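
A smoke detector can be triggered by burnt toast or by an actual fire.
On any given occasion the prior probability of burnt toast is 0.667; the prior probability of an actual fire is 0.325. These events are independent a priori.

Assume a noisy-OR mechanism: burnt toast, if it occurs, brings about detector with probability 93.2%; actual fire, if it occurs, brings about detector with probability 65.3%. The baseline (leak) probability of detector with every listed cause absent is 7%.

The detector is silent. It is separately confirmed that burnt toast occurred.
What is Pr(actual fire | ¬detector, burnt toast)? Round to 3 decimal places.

Under noisy-OR, P(detector | causes) = 1 − (1−0.07)·∏(1−qᵢ) over the active causes.
Weight on actual fire=true, given the evidence: 0.021944*0.325 = 0.007132
Normalizer over all consistent configurations: 0.06324*0.675 + 0.021944*0.325 = 0.049819
Posterior = 0.007132 / 0.049819 ≈ 0.143

Pr(actual fire | ¬detector, burnt toast) ≈ 0.143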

# # # # #

# EXERCISE DESCRIPTION
Which lines above include the word "probability"? Show each one.

# RESPONSE TO THIS EXERCISE
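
On any given occasion the prior probability of burnt toast is 0.667; the prior probability of an actual fire is 0.325. These events are independent a priori.
Assume a noisy-OR mechanism: burnt toast, if it occurs, brings about detector with probability 93.2%; actual fire, if it occurs, brings about detector with probability 65.3%. The baseline (leak) probability of detector with every listed cause absent is 7%.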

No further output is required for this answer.